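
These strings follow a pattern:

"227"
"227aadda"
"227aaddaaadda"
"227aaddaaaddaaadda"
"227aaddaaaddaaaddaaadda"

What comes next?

Each term is the previous one with aadda appended.
Applying this once more to 227aaddaaaddaaaddaaadda:

227aaddaaaddaaaddaaaddaaadda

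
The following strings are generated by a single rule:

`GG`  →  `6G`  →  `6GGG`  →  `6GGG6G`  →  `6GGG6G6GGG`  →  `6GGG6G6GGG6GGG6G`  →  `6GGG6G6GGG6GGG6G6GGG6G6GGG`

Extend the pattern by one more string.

6GGG6G6GGG6GGG6G6GGG6G6GGG6GGG6G6GGG6GGG6G

Each term (from the third on) is the previous term followed by the one before it: term 3 = 6G·GG = 6GGG.
The next term joins 6GGG6G6GGG6GGG6G6GGG6G6GGG and 6GGG6G6GGG6GGG6G.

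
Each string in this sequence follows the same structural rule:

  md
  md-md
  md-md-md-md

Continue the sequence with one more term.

s(k+1) = s(k)·-·s(k) — each term doubles the last with '-' between the halves.
Doubling md-md-md-md with '-' between the halves:

md-md-md-md-md-md-md-md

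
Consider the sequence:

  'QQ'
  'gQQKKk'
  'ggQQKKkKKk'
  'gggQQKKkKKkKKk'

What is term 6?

gggggQQKKkKKkKKkKKkKKk

s(k+1) = g·s(k)·KKk, so each term gains g as a prefix and KKk as a suffix.
From gggQQKKkKKkKKk, 2 further steps: gggQQKKkKKkKKk → ggggQQKKkKKkKKkKKk → (answer).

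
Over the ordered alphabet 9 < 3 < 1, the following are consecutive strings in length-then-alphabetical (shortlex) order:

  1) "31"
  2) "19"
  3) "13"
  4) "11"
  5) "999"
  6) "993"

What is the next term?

991

Treat 993 as a base-3 numeral over the given alphabet and add one, carrying through any trailing 1's.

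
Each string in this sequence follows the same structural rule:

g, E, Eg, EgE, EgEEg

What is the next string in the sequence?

EgEEgEgE

Each term (from the third on) is the previous term followed by the one before it: term 3 = E·g = Eg.
Continuing: EgEEg · EgE gives term 6.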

········

• **YOUR INSTRUCTIONS**: Copy every record above exactly as it stands.

• **YOUR SOLUTION**:
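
These strings follow a pattern:

"227"
"227aadda"
"227aaddaaadda"
"227aaddaaaddaaadda"
"227aaddaaaddaaaddaaadda"

What comes next?

Each term is the previous one with aadda appended.
Applying this once more to 227aaddaaaddaaaddaaadda:

227aaddaaaddaaaddaaaddaaadda

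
The following strings are generated by a single rule:

`GG`  →  `6G`  →  `6GGG`  →  `6GGG6G`  →  `6GGG6G6GGG`  →  `6GGG6G6GGG6GGG6G`  →  `6GGG6G6GGG6GGG6G6GGG6G6GGG`

Extend the pattern by one more string.

6GGG6G6GGG6GGG6G6GGG6G6GGG6GGG6G6GGG6GGG6G

Each term (from the third on) is the previous term followed by the one before it: term 3 = 6G·GG = 6GGG.
The next term joins 6GGG6G6GGG6GGG6G6GGG6G6GGG and 6GGG6G6GGG6GGG6G.

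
Each string in this sequence follows the same structural rule:

  md
  md-md
  md-md-md-md

Continue the sequence with one more term.

s(k+1) = s(k)·-·s(k) — each term doubles the last with '-' between the halves.
Doubling md-md-md-md with '-' between the halves:

md-md-md-md-md-md-md-md

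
Consider the sequence:

  'QQ'
  'gQQKKk'
  'ggQQKKkKKk'
  'gggQQKKkKKkKKk'

What is term 6?

gggggQQKKkKKkKKkKKkKKk

s(k+1) = g·s(k)·KKk, so each term gains g as a prefix and KKk as a suffix.
From gggQQKKkKKkKKk, 2 further steps: gggQQKKkKKkKKk → ggggQQKKkKKkKKkKKk → (answer).

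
Over the ordered alphabet 9 < 3 < 1, the following are consecutive strings in length-then-alphabetical (shortlex) order:

  1) "31"
  2) "19"
  3) "13"
  4) "11"
  5) "999"
  6) "993"

What is the next term?

991

Treat 993 as a base-3 numeral over the given alphabet and add one, carrying through any trailing 1's.

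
Each string in this sequence follows the same structural rule:

g, E, Eg, EgE, EgEEg

What is the next string in the sequence?

EgEEgEgE

Each term (from the third on) is the previous term followed by the one before it: term 3 = E·g = Eg.
Continuing: EgEEg · EgE gives term 6.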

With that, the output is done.